Work to be completed ▸
Look through the listing for the word "community". Copy each line that has it.

------------------------------------------------------------

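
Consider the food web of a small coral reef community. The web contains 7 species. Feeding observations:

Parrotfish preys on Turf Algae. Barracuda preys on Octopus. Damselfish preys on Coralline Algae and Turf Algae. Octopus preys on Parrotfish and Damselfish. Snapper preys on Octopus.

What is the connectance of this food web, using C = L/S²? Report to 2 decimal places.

The web has S = 7 species and L = 7 feeding links.
C = L / S² = 7 / 49 = 0.1429 ≈ 0.14.

C = 0.14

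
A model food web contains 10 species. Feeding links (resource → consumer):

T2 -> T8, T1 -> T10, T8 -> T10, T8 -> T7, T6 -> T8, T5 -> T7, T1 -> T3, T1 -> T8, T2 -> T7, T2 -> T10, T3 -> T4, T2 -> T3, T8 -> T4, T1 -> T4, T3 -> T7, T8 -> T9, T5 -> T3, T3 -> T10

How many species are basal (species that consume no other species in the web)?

4

Basal species (no prey listed): T1, T6, T2, T5.
Count: 4.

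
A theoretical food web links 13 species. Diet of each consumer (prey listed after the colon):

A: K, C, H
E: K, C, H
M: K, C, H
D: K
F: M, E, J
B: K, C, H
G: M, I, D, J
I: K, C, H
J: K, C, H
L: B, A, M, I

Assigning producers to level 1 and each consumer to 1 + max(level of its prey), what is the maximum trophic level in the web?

3

Producers (level 1): K, C, H.
K → B → L gives L level 3.
No species has a prey at level 3, so no species reaches level 4.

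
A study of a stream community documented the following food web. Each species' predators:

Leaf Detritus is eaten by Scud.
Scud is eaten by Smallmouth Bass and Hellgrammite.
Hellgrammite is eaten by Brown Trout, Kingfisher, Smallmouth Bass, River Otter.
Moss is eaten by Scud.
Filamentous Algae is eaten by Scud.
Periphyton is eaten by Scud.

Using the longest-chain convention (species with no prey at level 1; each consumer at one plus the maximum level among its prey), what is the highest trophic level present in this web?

4

Basal resources (level 1): Periphyton, Filamentous Algae, Leaf Detritus, Moss.
Periphyton → Scud → Hellgrammite → Smallmouth Bass gives Smallmouth Bass level 4.
No species has a prey at level 4, so no species reaches level 5.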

------------------------------------------------------------

Result of this exercise ▸
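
Consider the food web of a small coral reef community. The web contains 7 species. Feeding observations:
A study of a stream community documented the following food web. Each species' predators: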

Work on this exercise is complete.